— What you will do —
Sort through the listing below and keep each line with the word "lexical". Copy those.
== Records supplied
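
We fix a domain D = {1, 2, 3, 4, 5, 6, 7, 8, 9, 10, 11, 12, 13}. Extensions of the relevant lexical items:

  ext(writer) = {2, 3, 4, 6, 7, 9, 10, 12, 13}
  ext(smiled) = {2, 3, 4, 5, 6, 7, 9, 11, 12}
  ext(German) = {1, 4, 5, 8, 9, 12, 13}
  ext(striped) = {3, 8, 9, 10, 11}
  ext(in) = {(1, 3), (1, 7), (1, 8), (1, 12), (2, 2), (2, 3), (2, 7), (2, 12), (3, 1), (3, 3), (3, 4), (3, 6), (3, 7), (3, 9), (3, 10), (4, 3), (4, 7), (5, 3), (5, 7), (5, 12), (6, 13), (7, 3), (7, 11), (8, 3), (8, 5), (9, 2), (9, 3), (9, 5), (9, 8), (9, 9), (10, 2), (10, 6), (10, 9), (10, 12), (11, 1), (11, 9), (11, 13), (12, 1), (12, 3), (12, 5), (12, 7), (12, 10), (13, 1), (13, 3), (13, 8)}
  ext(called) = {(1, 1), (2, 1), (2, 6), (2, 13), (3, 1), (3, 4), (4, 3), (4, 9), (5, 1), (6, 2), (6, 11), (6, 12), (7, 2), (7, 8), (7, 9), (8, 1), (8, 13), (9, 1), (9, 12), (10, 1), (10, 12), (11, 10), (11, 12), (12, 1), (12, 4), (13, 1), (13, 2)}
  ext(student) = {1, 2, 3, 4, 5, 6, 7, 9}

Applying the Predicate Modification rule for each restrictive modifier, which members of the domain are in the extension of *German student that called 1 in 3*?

{1, 5, 9}

⟦that called 1⟧ = {x : ⟨x, 1⟩ ∈ ⟦called⟧} = {1, 2, 3, 5, 8, 9, 10, 12, 13}
⟦in 3⟧ = {x : ⟨x, 3⟩ ∈ ⟦in⟧} = {1, 2, 3, 4, 5, 7, 8, 9, 12, 13}
⟦student⟧ = {1, 2, 3, 4, 5, 6, 7, 9}
… ∩ ⟦that called 1⟧ = {1, 2, 3, 4, 5, 6, 7, 9} ∩ {1, 2, 3, 5, 8, 9, 10, 12, 13} = {1, 2, 3, 5, 9}
… ∩ ⟦in 3⟧ = {1, 2, 3, 5, 9} ∩ {1, 2, 3, 4, 5, 7, 8, 9, 12, 13} = {1, 2, 3, 5, 9}
… ∩ ⟦German⟧ = {1, 2, 3, 5, 9} ∩ {1, 4, 5, 8, 9, 12, 13} = {1, 5, 9}
So ⟦German student that called 1 in 3⟧ = {1, 5, 9}.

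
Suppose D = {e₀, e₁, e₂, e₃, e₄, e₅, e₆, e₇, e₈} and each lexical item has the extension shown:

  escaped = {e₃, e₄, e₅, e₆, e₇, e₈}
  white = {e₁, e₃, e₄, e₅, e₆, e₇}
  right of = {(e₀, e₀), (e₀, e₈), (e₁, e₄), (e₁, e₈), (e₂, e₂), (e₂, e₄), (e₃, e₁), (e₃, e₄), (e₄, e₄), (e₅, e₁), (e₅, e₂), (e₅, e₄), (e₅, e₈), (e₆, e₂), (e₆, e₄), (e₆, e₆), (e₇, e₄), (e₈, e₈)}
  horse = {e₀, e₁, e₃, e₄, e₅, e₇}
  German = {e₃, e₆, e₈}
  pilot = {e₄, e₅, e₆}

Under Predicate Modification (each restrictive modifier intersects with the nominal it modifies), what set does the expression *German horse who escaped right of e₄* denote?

{e₃}

⟦who escaped⟧ = ⟦escaped⟧ = {e₃, e₄, e₅, e₆, e₇, e₈}
⟦right of e₄⟧ = {x : ⟨x, e₄⟩ ∈ ⟦right of⟧} = {e₁, e₂, e₃, e₄, e₅, e₆, e₇}
⟦horse⟧ = {e₀, e₁, e₃, e₄, e₅, e₇}
… ∩ ⟦who escaped⟧ = {e₀, e₁, e₃, e₄, e₅, e₇} ∩ {e₃, e₄, e₅, e₆, e₇, e₈} = {e₃, e₄, e₅, e₇}
… ∩ ⟦right of e₄⟧ = {e₃, e₄, e₅, e₇} ∩ {e₁, e₂, e₃, e₄, e₅, e₆, e₇} = {e₃, e₄, e₅, e₇}
… ∩ ⟦German⟧ = {e₃, e₄, e₅, e₇} ∩ {e₃, e₆, e₈} = {e₃}
So ⟦German horse who escaped right of e₄⟧ = {e₃}.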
====
— Final answer —
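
We fix a domain D = {1, 2, 3, 4, 5, 6, 7, 8, 9, 10, 11, 12, 13}. Extensions of the relevant lexical items:
Suppose D = {e₀, e₁, e₂, e₃, e₄, e₅, e₆, e₇, e₈} and each lexical item has the extension shown: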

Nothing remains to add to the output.